Collection entries:
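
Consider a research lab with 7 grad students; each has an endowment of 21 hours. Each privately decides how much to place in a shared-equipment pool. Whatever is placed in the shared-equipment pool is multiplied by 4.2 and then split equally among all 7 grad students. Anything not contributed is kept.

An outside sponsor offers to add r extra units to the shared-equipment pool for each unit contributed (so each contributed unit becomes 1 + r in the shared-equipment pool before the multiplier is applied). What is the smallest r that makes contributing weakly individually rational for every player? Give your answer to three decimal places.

0.667

With matching at rate r, one contributed unit becomes (1 + r) in the shared-equipment pool and returns 4.2 × (1 + r) / 7 to the contributor.
Setting this equal to 1: 1 + r = 7/4.2 = 1.6667.
So the minimum matching rate is r = 1.6667 − 1 = 0.667.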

*Work request*.
Starting at the line that contains "An outside sponsor", copy each line through the last one in the records, exactly, and output nothing else.

*Written reply*.
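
An outside sponsor offers to add r extra units to the shared-equipment pool for each unit contributed (so each contributed unit becomes 1 + r in the shared-equipment pool before the multiplier is applied). What is the smallest r that makes contributing weakly individually rational for every player? Give your answer to three decimal places.

0.667

With matching at rate r, one contributed unit becomes (1 + r) in the shared-equipment pool and returns 4.2 × (1 + r) / 7 to the contributor.
Setting this equal to 1: 1 + r = 7/4.2 = 1.6667.
So the minimum matching rate is r = 1.6667 − 1 = 0.667.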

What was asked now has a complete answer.